Your assignment
Give back the full data, unchanged and complete.

BEGIN Records provided

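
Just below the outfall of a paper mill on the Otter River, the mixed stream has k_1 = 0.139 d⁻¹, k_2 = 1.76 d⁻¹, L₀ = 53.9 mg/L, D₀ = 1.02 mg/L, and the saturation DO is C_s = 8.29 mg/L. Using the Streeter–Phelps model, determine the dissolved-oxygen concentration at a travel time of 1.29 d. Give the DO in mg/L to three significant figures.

DO ≈ 4.80 mg/L

k_1 L₀/(k_2−k_1) = 0.139×53.9/(1.76−0.139) = 7.492/1.621 = 4.622 mg/L.
e^(−k_1 t) = e^(−0.139×1.290) = 0.8358; e^(−k_2 t) = e^(−1.76×1.290) = 0.1033.
D = 4.622 × (0.8358 − 0.1033) + 1.02 × 0.1033 = 3.386 + 0.1053 = 3.491 mg/L.
DO = C_s − D = 8.29 − 3.491 = 4.799 mg/L.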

END Records provided

Response for this exercise
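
Just below the outfall of a paper mill on the Otter River, the mixed stream has k_1 = 0.139 d⁻¹, k_2 = 1.76 d⁻¹, L₀ = 53.9 mg/L, D₀ = 1.02 mg/L, and the saturation DO is C_s = 8.29 mg/L. Using the Streeter–Phelps model, determine the dissolved-oxygen concentration at a travel time of 1.29 d. Give the DO in mg/L to three significant figures.

DO ≈ 4.80 mg/L

k_1 L₀/(k_2−k_1) = 0.139×53.9/(1.76−0.139) = 7.492/1.621 = 4.622 mg/L.
e^(−k_1 t) = e^(−0.139×1.290) = 0.8358; e^(−k_2 t) = e^(−1.76×1.290) = 0.1033.
D = 4.622 × (0.8358 − 0.1033) + 1.02 × 0.1033 = 3.386 + 0.1053 = 3.491 mg/L.
DO = C_s − D = 8.29 − 3.491 = 4.799 mg/L.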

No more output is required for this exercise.